» Problem details
Whatever runs from the line with "-80 | 68.27 |" to the end of the records below must be copied exactly, with nothing else included.

Top of Records shown

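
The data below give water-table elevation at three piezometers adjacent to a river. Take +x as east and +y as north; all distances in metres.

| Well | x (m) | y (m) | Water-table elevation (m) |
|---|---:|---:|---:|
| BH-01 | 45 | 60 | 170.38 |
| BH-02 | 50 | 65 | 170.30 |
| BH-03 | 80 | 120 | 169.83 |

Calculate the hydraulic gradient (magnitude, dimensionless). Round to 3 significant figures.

0.0164

Differences from BH-01: to BH-02 (Δx, Δy, Δh) = (5, 5, -0.08); to BH-03 = (35, 60, -0.55).
Solve a·Δx + b·Δy = Δh: det = 5·60 − 35·5 = 125.
∂h/∂x = [(-0.08)·60 − (-0.55)·5] / 125 = -0.01640
∂h/∂y = [5·(-0.55) − 35·(-0.08)] / 125 = +0.0004000
|∇h| = √(-0.01640² + 0.0004000²) = 0.0164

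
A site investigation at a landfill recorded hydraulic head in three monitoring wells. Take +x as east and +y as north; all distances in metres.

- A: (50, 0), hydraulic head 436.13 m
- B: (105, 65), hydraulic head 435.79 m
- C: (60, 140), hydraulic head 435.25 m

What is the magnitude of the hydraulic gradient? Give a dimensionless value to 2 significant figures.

0.0065

Taking A as reference: B−A = (55, 65, -0.34); C−A = (10, 140, -0.88).
Determinant of the coordinate differences = 55·140 − 10·65 = 7050.
∂h/∂x = [(-0.34)·140 − (-0.88)·65] / 7050 = +0.001362
∂h/∂y = [55·(-0.88) − 10·(-0.34)] / 7050 = -0.006383
|∇h| = √(0.001362² + -0.006383²) = 0.006527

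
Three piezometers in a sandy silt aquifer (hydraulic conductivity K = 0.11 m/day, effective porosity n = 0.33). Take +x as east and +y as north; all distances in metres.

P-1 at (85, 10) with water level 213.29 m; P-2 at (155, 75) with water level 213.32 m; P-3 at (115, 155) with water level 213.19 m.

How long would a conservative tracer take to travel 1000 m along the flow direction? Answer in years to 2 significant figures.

Differences from P-1: to P-2 (Δx, Δy, Δh) = (70, 65, +0.03); to P-3 = (30, 145, -0.10).
Solve a·Δx + b·Δy = Δh: det = 70·145 − 30·65 = 8200.
∂h/∂x = [(+0.03)·145 − (-0.10)·65] / 8200 = +0.001323
∂h/∂y = [70·(-0.10) − 30·(+0.03)] / 8200 = -0.0009634
|∇h| = √(0.001323² + -0.0009634²) = 0.001637
Seepage velocity v = K·i/n = 0.11 × 0.001637 / 0.33 = 0.0005457 m/day.
t = 1000 / 0.0005457 = 1.833e+06 days = 5.02e+03 years.

5000 years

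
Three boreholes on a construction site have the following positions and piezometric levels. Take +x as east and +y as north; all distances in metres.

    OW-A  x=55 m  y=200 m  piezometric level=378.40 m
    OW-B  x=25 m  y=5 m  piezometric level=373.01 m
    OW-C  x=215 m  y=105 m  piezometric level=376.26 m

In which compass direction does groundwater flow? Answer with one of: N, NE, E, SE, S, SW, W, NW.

With h = a·x + b·y + c and OW-A as origin, the differences give:
  (-30)·a + (-195)·b = -5.39
  160·a + (-95)·b = -2.14
Eliminate b (×(-95) and ×(-195), subtract): 34050·a = 94.750 → a = ∂h/∂x = +0.002783
Back-substitute: b = ∂h/∂y = +0.02721.
Flow = −∇h = (-0.002783 east, -0.02721 north), which points south.

S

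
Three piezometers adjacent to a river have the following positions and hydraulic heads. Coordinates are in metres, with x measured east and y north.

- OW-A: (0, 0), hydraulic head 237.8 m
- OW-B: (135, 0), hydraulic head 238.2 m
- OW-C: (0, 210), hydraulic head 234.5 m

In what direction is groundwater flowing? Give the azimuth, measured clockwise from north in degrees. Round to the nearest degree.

∂h/∂x = (238.2 − 237.8) / (135 − 0) = +0.002963
∂h/∂y = (234.5 − 237.8) / (210 − 0) = -0.01571
Flow direction (−∇h) has components (-0.002963 E, +0.01571 N).
Azimuth = atan2(E, N) = atan2(-0.002963, +0.01571) = 349.3° ≈ 349°.

349°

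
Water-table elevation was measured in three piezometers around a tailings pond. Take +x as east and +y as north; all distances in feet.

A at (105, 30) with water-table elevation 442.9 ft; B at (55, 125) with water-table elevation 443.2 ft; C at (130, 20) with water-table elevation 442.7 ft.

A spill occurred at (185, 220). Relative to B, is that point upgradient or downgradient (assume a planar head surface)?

downgradient

Three-point gradient (reference A): Δ to B = (-50, 95, +0.3), Δ to C = (25, -10, -0.2).
∂h/∂x = -0.008533, ∂h/∂y = -0.001333 (det = -1875).
Head at (185, 220) = 442.9 + (-0.008533)·(80) + (-0.001333)·(190) = 441.96 ft.
That is lower than the 443.2 ft at B, so the point is downgradient.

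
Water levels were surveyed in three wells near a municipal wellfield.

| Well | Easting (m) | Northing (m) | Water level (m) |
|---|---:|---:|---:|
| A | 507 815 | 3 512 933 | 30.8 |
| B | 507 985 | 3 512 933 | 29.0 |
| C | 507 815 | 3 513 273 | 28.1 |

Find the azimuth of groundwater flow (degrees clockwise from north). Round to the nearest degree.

∂h/∂x = (29.0 − 30.8) / (507985 − 507815) = -0.01059
∂h/∂y = (28.1 − 30.8) / (3513273 − 3512933) = -0.007941
Flow direction (−∇h) has components (+0.01059 E, +0.007941 N).
Azimuth = atan2(E, N) = atan2(+0.01059, +0.007941) = 53.1° ≈ 053°.

053°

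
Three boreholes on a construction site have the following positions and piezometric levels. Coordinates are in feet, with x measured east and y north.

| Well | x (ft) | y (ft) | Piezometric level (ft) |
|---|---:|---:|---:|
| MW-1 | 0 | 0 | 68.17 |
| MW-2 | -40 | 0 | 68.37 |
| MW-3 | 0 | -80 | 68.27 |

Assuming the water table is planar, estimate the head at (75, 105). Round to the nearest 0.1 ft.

67.7 ft

∂h/∂x = (68.37 − 68.17) / (-40 − 0) = -0.005000
∂h/∂y = (68.27 − 68.17) / (-80 − 0) = -0.001250
h(75, 105) = 68.17 + (-0.005000)·(75) + (-0.001250)·(105) = 68.17 -0.375 -0.131 = 67.664 ft.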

Bottom of Records shown

» Worked solution
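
| MW-3 | 0 | -80 | 68.27 |

Assuming the water table is planar, estimate the head at (75, 105). Round to the nearest 0.1 ft.

67.7 ft

∂h/∂x = (68.37 − 68.17) / (-40 − 0) = -0.005000
∂h/∂y = (68.27 − 68.17) / (-80 − 0) = -0.001250
h(75, 105) = 68.17 + (-0.005000)·(75) + (-0.001250)·(105) = 68.17 -0.375 -0.131 = 67.664 ft.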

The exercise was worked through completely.